§ **WORK ITEM**
Retyping the records exactly, down to the last line, is the whole job.

§ **EXTRACTED ENTRIES**
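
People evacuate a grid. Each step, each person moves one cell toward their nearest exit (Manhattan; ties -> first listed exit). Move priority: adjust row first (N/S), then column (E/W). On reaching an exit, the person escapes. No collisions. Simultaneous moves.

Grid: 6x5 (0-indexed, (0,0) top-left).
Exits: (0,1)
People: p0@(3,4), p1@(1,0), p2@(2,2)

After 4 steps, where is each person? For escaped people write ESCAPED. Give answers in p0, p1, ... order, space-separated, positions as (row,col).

Step 1: p0:(3,4)->(2,4) | p1:(1,0)->(0,0) | p2:(2,2)->(1,2)
Step 2: p0:(2,4)->(1,4) | p1:(0,0)->(0,1)->EXIT | p2:(1,2)->(0,2)
Step 3: p0:(1,4)->(0,4) | p1:escaped | p2:(0,2)->(0,1)->EXIT
Step 4: p0:(0,4)->(0,3) | p1:escaped | p2:escaped

(0,3) ESCAPED ESCAPED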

§ **SOLVED PROBLEM**
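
People evacuate a grid. Each step, each person moves one cell toward their nearest exit (Manhattan; ties -> first listed exit). Move priority: adjust row first (N/S), then column (E/W). On reaching an exit, the person escapes. No collisions. Simultaneous moves.

Grid: 6x5 (0-indexed, (0,0) top-left).
Exits: (0,1)
People: p0@(3,4), p1@(1,0), p2@(2,2)

After 4 steps, where is each person? For escaped people write ESCAPED. Give answers in p0, p1, ... order, space-separated, positions as (row,col).

Step 1: p0:(3,4)->(2,4) | p1:(1,0)->(0,0) | p2:(2,2)->(1,2)
Step 2: p0:(2,4)->(1,4) | p1:(0,0)->(0,1)->EXIT | p2:(1,2)->(0,2)
Step 3: p0:(1,4)->(0,4) | p1:escaped | p2:(0,2)->(0,1)->EXIT
Step 4: p0:(0,4)->(0,3) | p1:escaped | p2:escaped

(0,3) ESCAPED ESCAPED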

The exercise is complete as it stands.